**HOW TO COMPLETE THIS TASK:** Once the line containing "A boom of length" is located, output it and every line after it through the end of the records, exactly as written and nothing else.

Stored data:
• • • • • • •

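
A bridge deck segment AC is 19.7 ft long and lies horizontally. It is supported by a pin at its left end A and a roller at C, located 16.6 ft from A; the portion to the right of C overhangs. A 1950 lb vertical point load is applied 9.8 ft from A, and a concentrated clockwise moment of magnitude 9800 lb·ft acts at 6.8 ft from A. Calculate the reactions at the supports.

Taking moments about A: C_y·16.6 − 1950·9.8 − 9800 = 0 → C_y = 28910/16.6 = 1741.57 ≈ 1742 lb.
ΣF_y = 0: A_y + 1741.57 − 1950 = 0 → A_y = 208.4 lb.
ΣF_x = 0: no horizontal applied forces, so A_x = 0.

A_x = 0, A_y = 208.4 lb, C_y = 1742 lb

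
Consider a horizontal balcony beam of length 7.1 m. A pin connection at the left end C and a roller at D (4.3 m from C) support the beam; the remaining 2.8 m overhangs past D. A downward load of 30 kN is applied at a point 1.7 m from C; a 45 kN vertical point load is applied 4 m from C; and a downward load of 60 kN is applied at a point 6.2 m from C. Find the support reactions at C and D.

C_x = 0, C_y = -5.233 kN, D_y = 140.2 kN

Taking moments about C: D_y·4.3 − 30·1.7 − 45·4 − 60·6.2 = 0 → D_y = 603/4.3 = 140.233 ≈ 140.2 kN.
ΣF_y = 0: C_y + 140.233 − 30 − 45 − 60 = 0 → C_y = -5.233 kN.
ΣF_x = 0: no horizontal applied forces, so C_x = 0.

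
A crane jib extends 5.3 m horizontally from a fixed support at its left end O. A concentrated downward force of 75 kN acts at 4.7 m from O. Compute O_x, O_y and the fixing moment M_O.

O_x = 0, O_y = 75.00 kN, M_O = 352.5 kN·m

ΣF_x = 0: O_x = 0.
ΣF_y = 0: O_y − 75 = 0 → O_y = 75.00 kN.
ΣM about O: M_O − 75·4.7 = 0 → M_O = 352.5 kN·m.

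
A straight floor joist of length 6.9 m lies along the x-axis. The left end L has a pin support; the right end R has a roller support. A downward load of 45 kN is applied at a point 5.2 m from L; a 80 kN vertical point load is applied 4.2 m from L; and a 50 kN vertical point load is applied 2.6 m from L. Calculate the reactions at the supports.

ΣM about L: R_y·6.9 − 45·5.2 − 80·4.2 − 50·2.6 = 0 → R_y = 700/6.9 = 101.449 ≈ 101.4 kN.
ΣF_y = 0: L_y + 101.449 − 45 − 80 − 50 = 0 → L_y = 73.55 kN.
ΣF_x = 0: no horizontal applied forces, so L_x = 0.

L_x = 0, L_y = 73.55 kN, R_y = 101.4 kN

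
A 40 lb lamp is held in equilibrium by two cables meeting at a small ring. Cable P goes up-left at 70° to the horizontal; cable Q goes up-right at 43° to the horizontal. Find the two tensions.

ΣF_x = 0: −T_P·cos70° + T_Q·cos43° = 0 → T_Q = 0.467654·T_P.
ΣF_y = 0: T_P·sin70° + T_Q·sin43° = 40.
Substitute: T_P·(0.939693 + 0.467654·0.681998) = 40 → T_P = 31.7805 ≈ 31.78 lb.
Then T_Q = 0.467654 × 31.7805 = 14.86 lb.

T_P = 31.78 lb, T_Q = 14.86 lb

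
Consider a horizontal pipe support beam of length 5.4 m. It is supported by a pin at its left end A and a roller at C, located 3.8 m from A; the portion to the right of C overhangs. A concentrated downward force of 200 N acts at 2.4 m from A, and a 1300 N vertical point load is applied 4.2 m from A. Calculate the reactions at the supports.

A_x = 0, A_y = -63.16 N, C_y = 1563 N

ΣM about A: C_y·3.8 − 200·2.4 − 1300·4.2 = 0 → C_y = 5940/3.8 = 1563.16 ≈ 1563 N.
ΣF_y = 0: A_y + 1563.16 − 200 − 1300 = 0 → A_y = -63.16 N.
ΣF_x = 0: no horizontal applied forces, so A_x = 0.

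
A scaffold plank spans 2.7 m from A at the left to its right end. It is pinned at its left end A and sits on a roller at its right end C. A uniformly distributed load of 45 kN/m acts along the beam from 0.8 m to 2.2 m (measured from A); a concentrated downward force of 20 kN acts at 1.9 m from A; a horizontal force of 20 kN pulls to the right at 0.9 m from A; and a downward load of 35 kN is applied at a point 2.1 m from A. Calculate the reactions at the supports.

A_x = -20.00 kN, A_y = 41.70 kN, C_y = 76.30 kN

Resultant of the distributed load: 45 × 1.4 = 63 kN at 1.5 m from A.
Taking moments about A: C_y·2.7 − (45·1.4)·1.5 − 20·1.9 − 35·2.1 = 0 → C_y = 206/2.7 = 76.2963 ≈ 76.30 kN.
ΣF_y = 0: A_y + 76.2963 − 45·1.4 − 20 − 35 = 0 → A_y = 41.70 kN.
ΣF_x = 0: A_x + 20 = 0 → A_x = -20.00 kN.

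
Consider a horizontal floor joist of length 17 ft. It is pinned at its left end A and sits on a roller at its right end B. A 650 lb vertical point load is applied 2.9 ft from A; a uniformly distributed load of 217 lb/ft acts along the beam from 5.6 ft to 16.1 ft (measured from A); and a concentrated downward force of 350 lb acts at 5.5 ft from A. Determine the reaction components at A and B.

A_x = 0, A_y = 1600 lb, B_y = 1678 lb

Resultant of the distributed load: 217 × 10.5 = 2278.5 lb at 10.85 ft from A.
Taking moments about A: B_y·17 − 650·2.9 − (217·10.5)·10.85 − 350·5.5 = 0 → B_y = 28531.725/17 = 1678.34 ≈ 1678 lb.
ΣF_y = 0: A_y + 1678.34 − 650 − 217·10.5 − 350 = 0 → A_y = 1600 lb.
ΣF_x = 0: no horizontal applied forces, so A_x = 0.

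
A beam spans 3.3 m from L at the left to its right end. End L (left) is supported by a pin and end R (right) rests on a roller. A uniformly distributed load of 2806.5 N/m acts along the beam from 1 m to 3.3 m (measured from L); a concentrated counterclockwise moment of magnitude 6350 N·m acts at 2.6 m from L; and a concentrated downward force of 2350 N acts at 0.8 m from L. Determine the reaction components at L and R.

Resultant of the distributed load: 2806.5 × 2.3 = 6454.95 N at 2.15 m from L.
ΣM about L: R_y·3.3 − (2806.5·2.3)·2.15 + 6350 − 2350·0.8 = 0 → R_y = 9408.1425/3.3 = 2850.95 ≈ 2851 N.
ΣF_y = 0: L_y + 2850.95 − 2806.5·2.3 − 2350 = 0 → L_y = 5954 N.
ΣF_x = 0: no horizontal applied forces, so L_x = 0.

L_x = 0, L_y = 5954 N, R_y = 2851 N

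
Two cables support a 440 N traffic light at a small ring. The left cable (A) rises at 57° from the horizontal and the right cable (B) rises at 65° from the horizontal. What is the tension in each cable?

T_A = 219.3 N, T_B = 282.6 N

ΣF_x = 0: −T_A·cos57° + T_B·cos65° = 0 → T_B = 1.28873·T_A.
ΣF_y = 0: T_A·sin57° + T_B·sin65° = 440.
Substitute: T_A·(0.838671 + 1.28873·0.906308) = 440 → T_A = 219.27 ≈ 219.3 N.
Then T_B = 1.28873 × 219.27 = 282.6 N.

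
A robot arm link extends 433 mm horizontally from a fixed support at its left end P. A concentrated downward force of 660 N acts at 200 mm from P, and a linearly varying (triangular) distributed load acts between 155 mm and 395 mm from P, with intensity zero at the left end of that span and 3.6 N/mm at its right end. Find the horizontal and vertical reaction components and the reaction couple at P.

P_x = 0, P_y = 1092 N, M_P = 268100 N·mm

Resultant of the triangular load: ½ × 3.6 × 240 = 432 N, acting at 315 mm from P (one-third of the span from the peak).
ΣF_x = 0: P_x = 0.
ΣF_y = 0: P_y − 660 − ½·3.6·240 = 0 → P_y = 1092 N.
ΣM about P: M_P − 660·200 − (½·3.6·240)·315 = 0 → M_P = 268100 N·mm.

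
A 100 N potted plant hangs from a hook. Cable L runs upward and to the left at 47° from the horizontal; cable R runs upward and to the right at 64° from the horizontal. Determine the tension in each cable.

ΣF_x = 0: −T_L·cos47° + T_R·cos64° = 0 → T_R = 1.55576·T_L.
ΣF_y = 0: T_L·sin47° + T_R·sin64° = 100.
Substitute: T_L·(0.731354 + 1.55576·0.898794) = 100 → T_L = 46.9558 ≈ 46.96 N.
Then T_R = 1.55576 × 46.9558 = 73.05 N.

T_L = 46.96 N, T_R = 73.05 N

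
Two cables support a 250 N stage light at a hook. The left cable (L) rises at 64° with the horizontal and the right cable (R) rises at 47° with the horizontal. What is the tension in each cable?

T_L = 182.6 N, T_R = 117.4 N

ΣF_x = 0: −T_L·cos64° + T_R·cos47° = 0 → T_R = 0.642774·T_L.
ΣF_y = 0: T_L·sin64° + T_R·sin47° = 250.
Substitute: T_L·(0.898794 + 0.642774·0.731354) = 250 → T_L = 182.63 ≈ 182.6 N.
Then T_R = 0.642774 × 182.63 = 117.4 N.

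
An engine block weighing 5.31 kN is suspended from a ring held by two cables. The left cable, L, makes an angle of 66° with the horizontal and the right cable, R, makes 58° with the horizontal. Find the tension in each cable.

ΣF_x = 0: −T_L·cos66° + T_R·cos58° = 0 → T_R = 0.767545·T_L.
ΣF_y = 0: T_L·sin66° + T_R·sin58° = 5.31.
Substitute: T_L·(0.913545 + 0.767545·0.848048) = 5.31 → T_L = 3.39414 ≈ 3.394 kN.
Then T_R = 0.767545 × 3.39414 = 2.605 kN.

T_L = 3.394 kN, T_R = 2.605 kN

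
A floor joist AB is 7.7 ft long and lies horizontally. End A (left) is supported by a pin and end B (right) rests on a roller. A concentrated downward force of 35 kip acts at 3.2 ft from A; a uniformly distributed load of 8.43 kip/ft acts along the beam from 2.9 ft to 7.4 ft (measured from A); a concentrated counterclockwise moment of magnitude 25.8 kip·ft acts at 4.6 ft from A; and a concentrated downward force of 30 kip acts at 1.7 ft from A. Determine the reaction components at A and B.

A_x = 0, A_y = 59.74 kip, B_y = 43.19 kip

Resultant of the distributed load: 8.43 × 4.5 = 37.935 kip at 5.15 ft from A.
Moments about A: B_y·7.7 − 35·3.2 − (8.43·4.5)·5.15 + 25.8 − 30·1.7 = 0 → B_y = 332.56525/7.7 = 43.1903 ≈ 43.19 kip.
ΣF_y = 0: A_y + 43.1903 − 35 − 8.43·4.5 − 30 = 0 → A_y = 59.74 kip.
ΣF_x = 0: no horizontal applied forces, so A_x = 0.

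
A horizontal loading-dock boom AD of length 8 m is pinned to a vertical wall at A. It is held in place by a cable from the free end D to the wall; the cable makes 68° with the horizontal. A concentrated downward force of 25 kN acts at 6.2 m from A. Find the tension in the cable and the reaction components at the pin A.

T = 20.90 kN, A_x = 7.828 kN, A_y = 5.625 kN

ΣM about A: T·sin68°·8 − 25·6.2 = 0 → T = 155/(8·0.927184) = 20.8966 ≈ 20.90 kN.
ΣF_x = 0: A_x − T·cos68° = 0 → A_x = 20.8966 × 0.374607 = 7.828 kN.
ΣF_y = 0: A_y + T·sin68° − 25 = 0 → A_y = 25 − 20.8966 × 0.927184 = 5.625 kN.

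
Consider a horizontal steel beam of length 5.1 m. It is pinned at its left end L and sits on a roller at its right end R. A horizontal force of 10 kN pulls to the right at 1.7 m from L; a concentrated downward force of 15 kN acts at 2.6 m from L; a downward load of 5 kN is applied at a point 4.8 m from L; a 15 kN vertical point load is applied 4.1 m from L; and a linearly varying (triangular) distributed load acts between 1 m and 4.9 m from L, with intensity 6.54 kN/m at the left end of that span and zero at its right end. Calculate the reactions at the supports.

L_x = -10.00 kN, L_y = 17.59 kN, R_y = 30.16 kN

Resultant of the triangular load: ½ × 6.54 × 3.9 = 12.753 kN, acting at 2.3 m from L (one-third of the span from the peak).
ΣM about L: R_y·5.1 − 15·2.6 − 5·4.8 − 15·4.1 − (½·6.54·3.9)·2.3 = 0 → R_y = 153.8319/5.1 = 30.1631 ≈ 30.16 kN.
ΣF_y = 0: L_y + 30.1631 − 15 − 5 − 15 − ½·6.54·3.9 = 0 → L_y = 17.59 kN.
ΣF_x = 0: L_x + 10 = 0 → L_x = -10.00 kN.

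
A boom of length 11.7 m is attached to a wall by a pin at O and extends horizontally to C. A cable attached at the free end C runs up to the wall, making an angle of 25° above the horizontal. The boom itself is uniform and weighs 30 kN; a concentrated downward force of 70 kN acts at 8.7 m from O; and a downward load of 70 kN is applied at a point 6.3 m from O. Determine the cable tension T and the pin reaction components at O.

T = 247.8 kN, O_x = 224.6 kN, O_y = 65.26 kN

ΣM about O: T·sin25°·11.7 − 30·5.85 − 70·8.7 − 70·6.3 = 0 → T = 1225.5/(11.7·0.422618) = 247.845 ≈ 247.8 kN.
ΣF_x = 0: O_x − T·cos25° = 0 → O_x = 247.845 × 0.906308 = 224.6 kN.
ΣF_y = 0: O_y + T·sin25° − 30 − 70 − 70 = 0 → O_y = 170 − 247.845 × 0.422618 = 65.26 kN.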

• • • • • • •

**EXPECTED OUTPUT:**
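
A boom of length 11.7 m is attached to a wall by a pin at O and extends horizontally to C. A cable attached at the free end C runs up to the wall, making an angle of 25° above the horizontal. The boom itself is uniform and weighs 30 kN; a concentrated downward force of 70 kN acts at 8.7 m from O; and a downward load of 70 kN is applied at a point 6.3 m from O. Determine the cable tension T and the pin reaction components at O.

T = 247.8 kN, O_x = 224.6 kN, O_y = 65.26 kN

ΣM about O: T·sin25°·11.7 − 30·5.85 − 70·8.7 − 70·6.3 = 0 → T = 1225.5/(11.7·0.422618) = 247.845 ≈ 247.8 kN.
ΣF_x = 0: O_x − T·cos25° = 0 → O_x = 247.845 × 0.906308 = 224.6 kN.
ΣF_y = 0: O_y + T·sin25° − 30 − 70 − 70 = 0 → O_y = 170 − 247.845 × 0.422618 = 65.26 kN.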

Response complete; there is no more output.